• _Stored items_
>>

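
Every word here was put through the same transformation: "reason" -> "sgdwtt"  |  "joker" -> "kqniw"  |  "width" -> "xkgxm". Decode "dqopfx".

collar

Letter i (0-indexed) is shifted by i+1, so successive shifts are 1, 2, 3, ….
Reversing it on dqopfx: d−1=c, q−2=o, o−3=l, p−4=l, f−5=a, x−6=r.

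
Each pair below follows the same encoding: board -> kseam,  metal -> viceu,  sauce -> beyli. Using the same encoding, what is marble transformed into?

veakui

The shift depends on letter class: consonant b→k is +9, but vowel o→s is +4. Vowels shift forward by 4 and consonants shift forward by 9.
Applying it to marble: m(cons)+9=v, a(vowel)+4=e, r(cons)+9=a, b(cons)+9=k, l(cons)+9=u, e(vowel)+4=i.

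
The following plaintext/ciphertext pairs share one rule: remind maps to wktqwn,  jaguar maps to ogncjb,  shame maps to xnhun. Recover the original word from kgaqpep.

fatigue

In remind: r→w is +5, e→k is +6, m→t is +7, i→q is +8 — the shift increases by 1 each position. Letter i (0-indexed) is shifted by i+5, so successive shifts are 5, 6, 7, ….
Decoding kgaqpep: k−5=f, g−6=a, a−7=t, q−8=i, p−9=g, e−10=u, p−11=e.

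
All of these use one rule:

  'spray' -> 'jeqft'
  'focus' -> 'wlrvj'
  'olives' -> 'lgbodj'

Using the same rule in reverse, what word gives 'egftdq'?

s(18)→j(9) and p(15)→e(4) fit y≡19x+5 (mod 26); the inverse of 19 mod 26 is 11. This is an affine cipher: with a=0,…,z=25, each position x becomes (19x+5) mod 26.
Decoding egftdq: e(4)→11·(4−5)≡15=p; g(6)→11·(6−5)≡11=l; f(5)→11·(5−5)≡0=a; t(19)→11·(19−5)≡24=y; d(3)→11·(3−5)≡4=e; q(16)→11·(16−5)≡17=r (all mod 26).

player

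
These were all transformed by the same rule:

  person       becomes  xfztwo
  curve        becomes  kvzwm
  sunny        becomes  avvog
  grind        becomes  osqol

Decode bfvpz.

tenor

Shifts by position in person: pos 0: p→x (+8), pos 1: e→f (+1), pos 2: r→z (+8), pos 3: s→t (+1) — repeating every 2. A repeating key of period 2 is used — shifts +8, +1 over and over.
Undoing it on bfvpz: b−8=t, f−1=e, v−8=n, p−1=o, z−8=r.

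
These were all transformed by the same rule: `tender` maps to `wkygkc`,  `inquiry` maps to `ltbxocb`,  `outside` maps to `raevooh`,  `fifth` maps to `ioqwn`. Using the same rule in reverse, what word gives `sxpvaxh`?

presume

It's a Vigenère-style cipher with numeric key [3,6,11]: position i shifts by key[i mod 3].
Decoding sxpvaxh: s−3=p, x−6=r, p−11=e, v−3=s, a−6=u, x−11=m, h−3=e.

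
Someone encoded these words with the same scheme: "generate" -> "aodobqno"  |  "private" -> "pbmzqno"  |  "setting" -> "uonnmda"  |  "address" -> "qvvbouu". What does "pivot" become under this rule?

g(6)→a(0) and e(4)→o(14) fit y≡19x+16 (mod 26); the inverse of 19 mod 26 is 11. This is an affine cipher: with a=0,…,z=25, each position x becomes (19x+16) mod 26.
For pivot: p(15)→19·15+16≡15=p; i(8)→19·8+16≡12=m; v(21)→19·21+16≡25=z; o(14)→19·14+16≡22=w; t(19)→19·19+16≡13=n (all mod 26).

pmzwn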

<<

• _Work item_
Return the entries above exactly, each one complete.

• _Written answer_
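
Every word here was put through the same transformation: "reason" -> "sgdwtt"  |  "joker" -> "kqniw"  |  "width" -> "xkgxm". Decode "dqopfx".

collar

Letter i (0-indexed) is shifted by i+1, so successive shifts are 1, 2, 3, ….
Reversing it on dqopfx: d−1=c, q−2=o, o−3=l, p−4=l, f−5=a, x−6=r.

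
Each pair below follows the same encoding: board -> kseam,  metal -> viceu,  sauce -> beyli. Using the same encoding, what is marble transformed into?

veakui

The shift depends on letter class: consonant b→k is +9, but vowel o→s is +4. Vowels shift forward by 4 and consonants shift forward by 9.
Applying it to marble: m(cons)+9=v, a(vowel)+4=e, r(cons)+9=a, b(cons)+9=k, l(cons)+9=u, e(vowel)+4=i.

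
The following plaintext/ciphertext pairs share one rule: remind maps to wktqwn,  jaguar maps to ogncjb,  shame maps to xnhun. Recover the original word from kgaqpep.

fatigue

In remind: r→w is +5, e→k is +6, m→t is +7, i→q is +8 — the shift increases by 1 each position. Letter i (0-indexed) is shifted by i+5, so successive shifts are 5, 6, 7, ….
Decoding kgaqpep: k−5=f, g−6=a, a−7=t, q−8=i, p−9=g, e−10=u, p−11=e.

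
All of these use one rule:

  'spray' -> 'jeqft'
  'focus' -> 'wlrvj'
  'olives' -> 'lgbodj'

Using the same rule in reverse, what word gives 'egftdq'?

s(18)→j(9) and p(15)→e(4) fit y≡19x+5 (mod 26); the inverse of 19 mod 26 is 11. This is an affine cipher: with a=0,…,z=25, each position x becomes (19x+5) mod 26.
Decoding egftdq: e(4)→11·(4−5)≡15=p; g(6)→11·(6−5)≡11=l; f(5)→11·(5−5)≡0=a; t(19)→11·(19−5)≡24=y; d(3)→11·(3−5)≡4=e; q(16)→11·(16−5)≡17=r (all mod 26).

player

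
These were all transformed by the same rule:

  person       becomes  xfztwo
  curve        becomes  kvzwm
  sunny        becomes  avvog
  grind        becomes  osqol

Decode bfvpz.

tenor

Shifts by position in person: pos 0: p→x (+8), pos 1: e→f (+1), pos 2: r→z (+8), pos 3: s→t (+1) — repeating every 2. A repeating key of period 2 is used — shifts +8, +1 over and over.
Undoing it on bfvpz: b−8=t, f−1=e, v−8=n, p−1=o, z−8=r.

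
These were all transformed by the same rule: `tender` maps to `wkygkc`,  `inquiry` maps to `ltbxocb`,  `outside` maps to `raevooh`,  `fifth` maps to `ioqwn`. Using the same rule in reverse, what word gives `sxpvaxh`?

presume

It's a Vigenère-style cipher with numeric key [3,6,11]: position i shifts by key[i mod 3].
Decoding sxpvaxh: s−3=p, x−6=r, p−11=e, v−3=s, a−6=u, x−11=m, h−3=e.

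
Someone encoded these words with the same scheme: "generate" -> "aodobqno"  |  "private" -> "pbmzqno"  |  "setting" -> "uonnmda"  |  "address" -> "qvvbouu". What does "pivot" become under this rule?

g(6)→a(0) and e(4)→o(14) fit y≡19x+16 (mod 26); the inverse of 19 mod 26 is 11. This is an affine cipher: with a=0,…,z=25, each position x becomes (19x+16) mod 26.
For pivot: p(15)→19·15+16≡15=p; i(8)→19·8+16≡12=m; v(21)→19·21+16≡25=z; o(14)→19·14+16≡22=w; t(19)→19·19+16≡13=n (all mod 26).

pmzwn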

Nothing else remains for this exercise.